→ **Provided records**:
=======
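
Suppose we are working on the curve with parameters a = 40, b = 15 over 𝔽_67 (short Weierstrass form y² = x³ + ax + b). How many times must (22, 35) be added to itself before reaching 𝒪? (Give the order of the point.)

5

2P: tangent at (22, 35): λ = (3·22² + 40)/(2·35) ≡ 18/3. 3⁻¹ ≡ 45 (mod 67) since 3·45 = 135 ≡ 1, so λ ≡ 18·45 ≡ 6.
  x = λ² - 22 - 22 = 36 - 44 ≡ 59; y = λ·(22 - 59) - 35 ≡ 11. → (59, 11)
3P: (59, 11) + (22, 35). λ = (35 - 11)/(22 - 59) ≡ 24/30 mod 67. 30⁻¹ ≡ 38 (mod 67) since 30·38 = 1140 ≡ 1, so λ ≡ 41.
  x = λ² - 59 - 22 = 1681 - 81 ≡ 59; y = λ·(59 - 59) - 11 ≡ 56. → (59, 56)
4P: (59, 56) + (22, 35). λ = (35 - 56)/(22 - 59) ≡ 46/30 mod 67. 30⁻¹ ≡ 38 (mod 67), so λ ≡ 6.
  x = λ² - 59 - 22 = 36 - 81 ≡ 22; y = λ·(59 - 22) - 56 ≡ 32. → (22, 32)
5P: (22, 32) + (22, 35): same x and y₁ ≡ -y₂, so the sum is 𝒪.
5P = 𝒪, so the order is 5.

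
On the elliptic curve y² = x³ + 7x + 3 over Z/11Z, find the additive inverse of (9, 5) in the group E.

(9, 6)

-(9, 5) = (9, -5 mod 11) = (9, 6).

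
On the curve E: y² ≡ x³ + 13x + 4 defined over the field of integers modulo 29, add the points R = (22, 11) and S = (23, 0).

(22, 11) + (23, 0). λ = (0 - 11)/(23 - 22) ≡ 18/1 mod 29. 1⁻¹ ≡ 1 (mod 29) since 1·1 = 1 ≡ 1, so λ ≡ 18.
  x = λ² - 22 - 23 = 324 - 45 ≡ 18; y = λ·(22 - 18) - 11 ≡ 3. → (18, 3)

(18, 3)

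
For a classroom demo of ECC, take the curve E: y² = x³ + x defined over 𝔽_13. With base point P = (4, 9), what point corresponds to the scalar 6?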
=======
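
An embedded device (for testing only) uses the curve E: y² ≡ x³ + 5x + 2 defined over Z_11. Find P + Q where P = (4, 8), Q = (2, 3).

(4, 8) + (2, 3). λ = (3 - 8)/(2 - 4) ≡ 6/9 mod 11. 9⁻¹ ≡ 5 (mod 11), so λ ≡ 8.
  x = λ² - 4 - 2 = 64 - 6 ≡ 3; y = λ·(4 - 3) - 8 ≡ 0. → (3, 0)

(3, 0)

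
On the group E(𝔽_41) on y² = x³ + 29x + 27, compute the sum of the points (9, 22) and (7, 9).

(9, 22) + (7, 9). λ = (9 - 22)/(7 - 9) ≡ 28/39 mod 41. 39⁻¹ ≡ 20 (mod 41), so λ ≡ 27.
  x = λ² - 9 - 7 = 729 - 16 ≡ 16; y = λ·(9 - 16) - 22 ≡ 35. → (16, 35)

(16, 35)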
=======
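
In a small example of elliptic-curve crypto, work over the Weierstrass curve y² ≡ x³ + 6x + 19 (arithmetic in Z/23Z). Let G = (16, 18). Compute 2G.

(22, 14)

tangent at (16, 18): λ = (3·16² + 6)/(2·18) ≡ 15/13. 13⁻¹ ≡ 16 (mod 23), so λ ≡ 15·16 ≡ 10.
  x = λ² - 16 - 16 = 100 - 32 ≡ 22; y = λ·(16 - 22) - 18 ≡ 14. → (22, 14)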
=======
Only the lines above from the line with "On the curve E: y²" to the line with "For a classroom", those two lines included, should be reproduced exactly.

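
On the curve E: y² ≡ x³ + 13x + 4 defined over the field of integers modulo 29, add the points R = (22, 11) and S = (23, 0).

(22, 11) + (23, 0). λ = (0 - 11)/(23 - 22) ≡ 18/1 mod 29. 1⁻¹ ≡ 1 (mod 29) since 1·1 = 1 ≡ 1, so λ ≡ 18.
  x = λ² - 22 - 23 = 324 - 45 ≡ 18; y = λ·(22 - 18) - 11 ≡ 3. → (18, 3)

(18, 3)

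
For a classroom demo of ECC, take the curve E: y² = x³ + x defined over 𝔽_13. With base point P = (4, 9), what point corresponds to the scalar 6?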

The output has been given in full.